Data provided:
——
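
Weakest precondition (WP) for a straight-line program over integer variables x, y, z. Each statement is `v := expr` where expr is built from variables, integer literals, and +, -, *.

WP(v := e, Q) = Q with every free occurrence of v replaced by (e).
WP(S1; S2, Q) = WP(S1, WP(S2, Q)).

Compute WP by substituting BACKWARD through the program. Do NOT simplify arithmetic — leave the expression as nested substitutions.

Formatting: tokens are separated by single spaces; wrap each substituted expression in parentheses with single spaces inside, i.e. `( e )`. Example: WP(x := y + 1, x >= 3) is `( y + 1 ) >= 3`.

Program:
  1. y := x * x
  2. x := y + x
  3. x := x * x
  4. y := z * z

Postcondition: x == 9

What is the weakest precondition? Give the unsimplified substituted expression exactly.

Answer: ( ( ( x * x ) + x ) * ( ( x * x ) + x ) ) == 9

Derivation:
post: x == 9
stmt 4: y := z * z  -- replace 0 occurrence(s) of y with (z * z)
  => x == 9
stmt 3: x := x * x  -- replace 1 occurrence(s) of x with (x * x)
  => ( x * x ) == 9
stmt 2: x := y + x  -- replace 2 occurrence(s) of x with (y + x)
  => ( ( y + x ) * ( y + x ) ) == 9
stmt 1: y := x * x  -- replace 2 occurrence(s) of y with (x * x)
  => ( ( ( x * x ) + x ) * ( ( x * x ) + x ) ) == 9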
——
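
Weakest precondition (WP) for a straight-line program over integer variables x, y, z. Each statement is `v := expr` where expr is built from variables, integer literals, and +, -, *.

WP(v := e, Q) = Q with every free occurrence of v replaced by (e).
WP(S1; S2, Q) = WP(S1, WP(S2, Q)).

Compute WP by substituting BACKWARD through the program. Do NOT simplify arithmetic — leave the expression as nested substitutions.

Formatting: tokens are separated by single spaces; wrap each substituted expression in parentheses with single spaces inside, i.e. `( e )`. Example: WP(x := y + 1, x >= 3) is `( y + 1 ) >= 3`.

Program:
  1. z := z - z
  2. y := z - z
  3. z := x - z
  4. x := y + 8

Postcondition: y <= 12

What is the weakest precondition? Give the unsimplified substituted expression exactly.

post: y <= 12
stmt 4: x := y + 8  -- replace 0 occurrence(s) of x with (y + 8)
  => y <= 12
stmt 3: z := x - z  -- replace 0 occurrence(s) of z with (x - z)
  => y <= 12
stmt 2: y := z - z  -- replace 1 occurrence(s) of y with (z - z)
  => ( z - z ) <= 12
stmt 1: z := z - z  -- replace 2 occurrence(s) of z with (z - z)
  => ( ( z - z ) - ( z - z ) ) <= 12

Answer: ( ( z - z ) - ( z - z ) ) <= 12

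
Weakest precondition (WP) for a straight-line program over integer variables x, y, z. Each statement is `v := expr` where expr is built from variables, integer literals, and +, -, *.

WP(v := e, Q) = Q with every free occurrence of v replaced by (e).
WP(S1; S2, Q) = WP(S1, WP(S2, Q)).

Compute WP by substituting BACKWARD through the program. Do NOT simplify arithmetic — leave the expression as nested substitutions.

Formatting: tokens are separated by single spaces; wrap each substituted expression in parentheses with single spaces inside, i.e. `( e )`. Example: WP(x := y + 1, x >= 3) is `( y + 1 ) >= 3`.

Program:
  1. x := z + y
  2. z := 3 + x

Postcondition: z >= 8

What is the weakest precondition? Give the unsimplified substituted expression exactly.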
——
Exercise directions:
A single number is the whole answer: the count of lines above that hold "Postcondition".

Task output:
3